SUPPLIED MATERIAL:
________________________________________

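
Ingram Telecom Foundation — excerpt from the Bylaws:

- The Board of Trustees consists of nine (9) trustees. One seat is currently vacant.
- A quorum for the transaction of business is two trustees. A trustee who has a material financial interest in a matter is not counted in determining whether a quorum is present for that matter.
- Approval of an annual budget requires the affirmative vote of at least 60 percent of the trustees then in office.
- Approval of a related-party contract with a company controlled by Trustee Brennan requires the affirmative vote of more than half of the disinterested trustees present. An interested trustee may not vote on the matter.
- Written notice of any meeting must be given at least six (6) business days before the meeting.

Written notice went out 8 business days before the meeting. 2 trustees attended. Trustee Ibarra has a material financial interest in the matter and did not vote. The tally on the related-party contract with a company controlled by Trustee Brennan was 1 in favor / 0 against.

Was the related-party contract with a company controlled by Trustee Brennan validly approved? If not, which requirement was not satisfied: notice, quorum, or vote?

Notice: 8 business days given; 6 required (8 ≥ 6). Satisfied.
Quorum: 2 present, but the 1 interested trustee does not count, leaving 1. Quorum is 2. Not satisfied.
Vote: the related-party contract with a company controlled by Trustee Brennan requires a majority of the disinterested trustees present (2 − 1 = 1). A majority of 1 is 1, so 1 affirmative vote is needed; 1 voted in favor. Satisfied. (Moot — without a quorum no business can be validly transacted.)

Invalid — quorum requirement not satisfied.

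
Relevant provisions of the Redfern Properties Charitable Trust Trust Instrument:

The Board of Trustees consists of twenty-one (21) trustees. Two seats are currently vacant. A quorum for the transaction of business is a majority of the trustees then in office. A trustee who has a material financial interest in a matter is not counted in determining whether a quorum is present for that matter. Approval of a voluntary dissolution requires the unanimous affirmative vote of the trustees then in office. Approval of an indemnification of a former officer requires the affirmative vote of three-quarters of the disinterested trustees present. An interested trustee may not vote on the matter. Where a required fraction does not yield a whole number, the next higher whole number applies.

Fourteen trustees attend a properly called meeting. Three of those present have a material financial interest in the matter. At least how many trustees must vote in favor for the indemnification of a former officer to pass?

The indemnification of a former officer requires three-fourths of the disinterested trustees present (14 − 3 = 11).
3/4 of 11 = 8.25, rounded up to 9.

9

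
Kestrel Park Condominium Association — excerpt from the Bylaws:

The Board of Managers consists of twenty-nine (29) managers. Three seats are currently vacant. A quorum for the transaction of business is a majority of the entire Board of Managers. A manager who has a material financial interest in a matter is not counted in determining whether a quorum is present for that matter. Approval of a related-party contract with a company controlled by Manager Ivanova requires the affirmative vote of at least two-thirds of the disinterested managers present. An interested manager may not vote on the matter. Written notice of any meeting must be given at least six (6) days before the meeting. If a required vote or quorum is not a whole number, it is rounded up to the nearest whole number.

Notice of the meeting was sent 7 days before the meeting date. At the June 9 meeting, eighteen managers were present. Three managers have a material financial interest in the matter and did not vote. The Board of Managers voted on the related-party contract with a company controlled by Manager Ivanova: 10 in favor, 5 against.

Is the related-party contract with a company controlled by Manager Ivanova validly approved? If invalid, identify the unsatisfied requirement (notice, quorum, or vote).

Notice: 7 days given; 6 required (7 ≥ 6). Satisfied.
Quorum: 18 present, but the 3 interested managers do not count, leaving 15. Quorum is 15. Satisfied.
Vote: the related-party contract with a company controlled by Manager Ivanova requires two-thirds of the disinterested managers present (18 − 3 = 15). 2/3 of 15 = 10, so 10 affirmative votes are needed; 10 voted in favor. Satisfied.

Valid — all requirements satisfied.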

________________________________________

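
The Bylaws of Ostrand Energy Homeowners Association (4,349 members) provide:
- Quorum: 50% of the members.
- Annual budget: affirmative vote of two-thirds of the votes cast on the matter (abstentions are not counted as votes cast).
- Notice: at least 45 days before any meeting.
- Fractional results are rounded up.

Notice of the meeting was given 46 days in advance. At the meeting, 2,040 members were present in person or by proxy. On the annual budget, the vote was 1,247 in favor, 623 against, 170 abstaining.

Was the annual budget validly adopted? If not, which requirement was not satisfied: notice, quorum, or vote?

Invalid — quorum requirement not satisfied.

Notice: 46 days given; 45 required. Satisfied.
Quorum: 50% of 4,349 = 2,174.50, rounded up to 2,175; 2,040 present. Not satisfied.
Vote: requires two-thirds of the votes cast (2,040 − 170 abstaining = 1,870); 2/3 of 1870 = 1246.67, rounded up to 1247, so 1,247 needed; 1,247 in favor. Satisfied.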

________________________________________

Please copy all lines of the listing in which the string "Association" occurs.

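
Kestrel Park Condominium Association — excerpt from the Bylaws:
The Bylaws of Ostrand Energy Homeowners Association (4,349 members) provide: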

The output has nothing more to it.